About this exercise:
What is needed is every line, exactly as given, from the line containing "You are given" through the end of the data below.

Material to process:
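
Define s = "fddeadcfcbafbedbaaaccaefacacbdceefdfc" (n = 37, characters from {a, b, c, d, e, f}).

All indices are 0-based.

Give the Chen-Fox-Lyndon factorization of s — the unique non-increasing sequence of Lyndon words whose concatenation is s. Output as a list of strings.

["f", "dde", "adcfcbafbedb", "aaaccaefacacbdceefdfc"]

emit factor 1: 'f' (i=0, period=1)
emit factor 2: 'dde' (i=1, period=3)
emit factor 3: 'adcfcbafbedb' (i=4, period=12)
emit factor 4: 'aaaccaefacacbdceefdfc' (i=16, period=21)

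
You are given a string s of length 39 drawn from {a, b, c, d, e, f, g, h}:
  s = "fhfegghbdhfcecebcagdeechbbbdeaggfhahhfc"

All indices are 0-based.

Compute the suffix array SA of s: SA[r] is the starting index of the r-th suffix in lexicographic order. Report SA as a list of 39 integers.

[17, 29, 34, 24, 25, 15, 26, 7, 38, 16, 13, 11, 22, 27, 19, 8, 28, 14, 12, 21, 20, 3, 37, 10, 2, 32, 0, 18, 31, 30, 4, 5, 33, 23, 6, 36, 9, 1, 35]

rank→(start, suffix):
  0 → (17, 'agdeechbbbdeaggfhahhfc')
  1 → (29, 'aggfhahhfc')
  2 → (34, 'ahhfc')
  3 → (24, 'bbbdeaggfhahhfc')
  4 → (25, 'bbdeaggfhahhfc')
  5 → (15, 'bcagdeechbbbdeaggfhahhfc')
  6 → (26, 'bdeaggfhahhfc')
  7 → (7, 'bdhfcecebcagdeechbbbdeaggfhahhfc')
  8 → (38, 'c')
  9 → (16, 'cagdeechbbbdeaggfhahhfc')
  10 → (13, 'cebcagdeechbbbdeaggfhahhfc')
  11 → (11, 'cecebcagdeechbbbdeaggfhahhfc')
  12 → (22, 'chbbbdeaggfhahhfc')
  13 → (27, 'deaggfhahhfc')
  14 → (19, 'deechbbbdeaggfhahhfc')
  15 → (8, 'dhfcecebcagdeechbbbdeaggfhahhfc')
  16 → (28, 'eaggfhahhfc')
  17 → (14, 'ebcagdeechbbbdeaggfhahhfc')
  18 → (12, 'ecebcagdeechbbbdeaggfhahhfc')
  19 → (21, 'echbbbdeaggfhahhfc')
  20 → (20, 'eechbbbdeaggfhahhfc')
  21 → (3, 'egghbdhfcecebcagdeechbbbdeaggfhahhfc')
  22 → (37, 'fc')
  23 → (10, 'fcecebcagdeechbbbdeaggfhahhfc')
  24 → (2, 'fegghbdhfcecebcagdeechbbbdeaggfhahhfc')
  25 → (32, 'fhahhfc')
  26 → (0, 'fhfegghbdhfcecebcagdeechbbbdeaggfhahhfc')
  27 → (18, 'gdeechbbbdeaggfhahhfc')
  28 → (31, 'gfhahhfc')
  29 → (30, 'ggfhahhfc')
  30 → (4, 'gghbdhfcecebcagdeechbbbdeaggfhahhfc')
  31 → (5, 'ghbdhfcecebcagdeechbbbdeaggfhahhfc')
  32 → (33, 'hahhfc')
  33 → (23, 'hbbbdeaggfhahhfc')
  34 → (6, 'hbdhfcecebcagdeechbbbdeaggfhahhfc')
  35 → (36, 'hfc')
  36 → (9, 'hfcecebcagdeechbbbdeaggfhahhfc')
  37 → (1, 'hfegghbdhfcecebcagdeechbbbdeaggfhahhfc')
  38 → (35, 'hhfc')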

Output for this task:
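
You are given a string s of length 39 drawn from {a, b, c, d, e, f, g, h}:
  s = "fhfegghbdhfcecebcagdeechbbbdeaggfhahhfc"

All indices are 0-based.

Compute the suffix array SA of s: SA[r] is the starting index of the r-th suffix in lexicographic order. Report SA as a list of 39 integers.

[17, 29, 34, 24, 25, 15, 26, 7, 38, 16, 13, 11, 22, 27, 19, 8, 28, 14, 12, 21, 20, 3, 37, 10, 2, 32, 0, 18, 31, 30, 4, 5, 33, 23, 6, 36, 9, 1, 35]

rank→(start, suffix):
  0 → (17, 'agdeechbbbdeaggfhahhfc')
  1 → (29, 'aggfhahhfc')
  2 → (34, 'ahhfc')
  3 → (24, 'bbbdeaggfhahhfc')
  4 → (25, 'bbdeaggfhahhfc')
  5 → (15, 'bcagdeechbbbdeaggfhahhfc')
  6 → (26, 'bdeaggfhahhfc')
  7 → (7, 'bdhfcecebcagdeechbbbdeaggfhahhfc')
  8 → (38, 'c')
  9 → (16, 'cagdeechbbbdeaggfhahhfc')
  10 → (13, 'cebcagdeechbbbdeaggfhahhfc')
  11 → (11, 'cecebcagdeechbbbdeaggfhahhfc')
  12 → (22, 'chbbbdeaggfhahhfc')
  13 → (27, 'deaggfhahhfc')
  14 → (19, 'deechbbbdeaggfhahhfc')
  15 → (8, 'dhfcecebcagdeechbbbdeaggfhahhfc')
  16 → (28, 'eaggfhahhfc')
  17 → (14, 'ebcagdeechbbbdeaggfhahhfc')
  18 → (12, 'ecebcagdeechbbbdeaggfhahhfc')
  19 → (21, 'echbbbdeaggfhahhfc')
  20 → (20, 'eechbbbdeaggfhahhfc')
  21 → (3, 'egghbdhfcecebcagdeechbbbdeaggfhahhfc')
  22 → (37, 'fc')
  23 → (10, 'fcecebcagdeechbbbdeaggfhahhfc')
  24 → (2, 'fegghbdhfcecebcagdeechbbbdeaggfhahhfc')
  25 → (32, 'fhahhfc')
  26 → (0, 'fhfegghbdhfcecebcagdeechbbbdeaggfhahhfc')
  27 → (18, 'gdeechbbbdeaggfhahhfc')
  28 → (31, 'gfhahhfc')
  29 → (30, 'ggfhahhfc')
  30 → (4, 'gghbdhfcecebcagdeechbbbdeaggfhahhfc')
  31 → (5, 'ghbdhfcecebcagdeechbbbdeaggfhahhfc')
  32 → (33, 'hahhfc')
  33 → (23, 'hbbbdeaggfhahhfc')
  34 → (6, 'hbdhfcecebcagdeechbbbdeaggfhahhfc')
  35 → (36, 'hfc')
  36 → (9, 'hfcecebcagdeechbbbdeaggfhahhfc')
  37 → (1, 'hfegghbdhfcecebcagdeechbbbdeaggfhahhfc')
  38 → (35, 'hhfc')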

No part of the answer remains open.